### Data
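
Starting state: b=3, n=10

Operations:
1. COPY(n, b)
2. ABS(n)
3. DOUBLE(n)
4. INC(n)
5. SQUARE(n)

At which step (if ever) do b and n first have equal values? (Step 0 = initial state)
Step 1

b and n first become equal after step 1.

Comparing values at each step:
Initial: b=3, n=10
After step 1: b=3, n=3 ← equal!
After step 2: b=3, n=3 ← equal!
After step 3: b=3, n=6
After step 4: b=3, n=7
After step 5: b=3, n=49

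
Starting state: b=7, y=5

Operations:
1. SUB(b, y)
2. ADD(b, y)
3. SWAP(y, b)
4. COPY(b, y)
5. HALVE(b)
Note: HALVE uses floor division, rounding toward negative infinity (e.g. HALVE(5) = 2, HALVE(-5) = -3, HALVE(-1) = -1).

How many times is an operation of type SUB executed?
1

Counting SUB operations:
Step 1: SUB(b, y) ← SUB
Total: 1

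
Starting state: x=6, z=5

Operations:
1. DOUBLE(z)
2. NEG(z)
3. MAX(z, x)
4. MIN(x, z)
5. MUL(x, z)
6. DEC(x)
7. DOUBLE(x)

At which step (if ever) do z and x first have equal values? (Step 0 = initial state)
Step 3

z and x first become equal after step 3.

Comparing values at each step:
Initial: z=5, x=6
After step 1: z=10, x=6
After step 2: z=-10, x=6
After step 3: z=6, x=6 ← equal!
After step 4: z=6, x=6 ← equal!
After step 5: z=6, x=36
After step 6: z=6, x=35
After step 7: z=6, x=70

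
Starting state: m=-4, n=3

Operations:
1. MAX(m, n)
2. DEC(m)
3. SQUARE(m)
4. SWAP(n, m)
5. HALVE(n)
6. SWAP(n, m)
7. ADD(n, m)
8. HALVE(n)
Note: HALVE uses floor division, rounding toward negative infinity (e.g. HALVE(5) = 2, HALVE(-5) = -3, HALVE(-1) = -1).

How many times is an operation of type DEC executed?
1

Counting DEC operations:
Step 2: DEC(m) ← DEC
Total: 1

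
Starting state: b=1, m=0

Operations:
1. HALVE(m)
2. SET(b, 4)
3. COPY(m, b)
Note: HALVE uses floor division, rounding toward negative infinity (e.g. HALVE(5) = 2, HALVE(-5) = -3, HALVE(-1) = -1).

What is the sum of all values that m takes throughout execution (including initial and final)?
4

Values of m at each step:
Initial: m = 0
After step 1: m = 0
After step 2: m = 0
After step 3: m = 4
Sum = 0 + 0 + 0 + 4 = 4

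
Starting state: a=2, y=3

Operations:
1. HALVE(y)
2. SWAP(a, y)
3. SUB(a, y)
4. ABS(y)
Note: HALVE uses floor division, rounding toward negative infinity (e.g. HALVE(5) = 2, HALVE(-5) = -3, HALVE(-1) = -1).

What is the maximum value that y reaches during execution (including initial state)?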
######
### Data
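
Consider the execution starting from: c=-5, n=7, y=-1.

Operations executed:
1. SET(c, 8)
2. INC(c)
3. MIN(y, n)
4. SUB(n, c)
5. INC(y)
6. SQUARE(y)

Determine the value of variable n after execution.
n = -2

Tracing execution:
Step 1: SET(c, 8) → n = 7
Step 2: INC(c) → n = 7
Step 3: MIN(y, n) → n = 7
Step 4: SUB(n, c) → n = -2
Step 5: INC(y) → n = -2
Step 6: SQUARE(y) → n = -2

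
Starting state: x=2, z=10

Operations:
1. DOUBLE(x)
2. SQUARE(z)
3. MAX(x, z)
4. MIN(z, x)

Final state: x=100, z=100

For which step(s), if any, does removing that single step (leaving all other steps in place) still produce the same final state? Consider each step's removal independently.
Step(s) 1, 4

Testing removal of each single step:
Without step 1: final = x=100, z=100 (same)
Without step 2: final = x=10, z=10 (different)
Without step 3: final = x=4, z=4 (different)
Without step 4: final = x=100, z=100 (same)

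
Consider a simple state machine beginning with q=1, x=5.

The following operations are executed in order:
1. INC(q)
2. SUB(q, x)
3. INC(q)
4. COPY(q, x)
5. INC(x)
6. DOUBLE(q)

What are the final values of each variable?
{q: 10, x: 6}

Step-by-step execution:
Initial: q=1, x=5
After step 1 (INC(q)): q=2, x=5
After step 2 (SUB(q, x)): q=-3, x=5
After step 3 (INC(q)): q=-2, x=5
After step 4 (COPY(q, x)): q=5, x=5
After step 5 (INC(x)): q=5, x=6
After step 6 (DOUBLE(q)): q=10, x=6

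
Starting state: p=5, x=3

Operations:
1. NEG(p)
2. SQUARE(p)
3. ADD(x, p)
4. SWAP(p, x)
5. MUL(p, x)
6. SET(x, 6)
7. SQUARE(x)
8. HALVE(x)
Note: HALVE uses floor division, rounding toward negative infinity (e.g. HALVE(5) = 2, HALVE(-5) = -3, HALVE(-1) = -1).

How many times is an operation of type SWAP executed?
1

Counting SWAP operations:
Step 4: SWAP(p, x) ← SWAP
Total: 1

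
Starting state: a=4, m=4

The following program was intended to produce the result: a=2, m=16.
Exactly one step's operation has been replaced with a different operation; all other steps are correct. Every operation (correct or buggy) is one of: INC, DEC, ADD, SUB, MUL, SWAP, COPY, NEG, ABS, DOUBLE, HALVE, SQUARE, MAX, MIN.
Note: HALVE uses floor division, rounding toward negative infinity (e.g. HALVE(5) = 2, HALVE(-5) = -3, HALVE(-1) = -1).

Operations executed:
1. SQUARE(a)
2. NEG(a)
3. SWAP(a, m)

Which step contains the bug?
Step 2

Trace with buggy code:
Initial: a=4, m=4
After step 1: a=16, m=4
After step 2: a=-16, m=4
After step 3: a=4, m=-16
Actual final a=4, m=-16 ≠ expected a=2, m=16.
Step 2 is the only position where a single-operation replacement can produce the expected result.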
######
§ What you have to do: Each line of the listing that contains the word "following" must be copied.

§ Response to the task:
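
The following operations are executed in order:
The following program was intended to produce the result: a=2, m=16.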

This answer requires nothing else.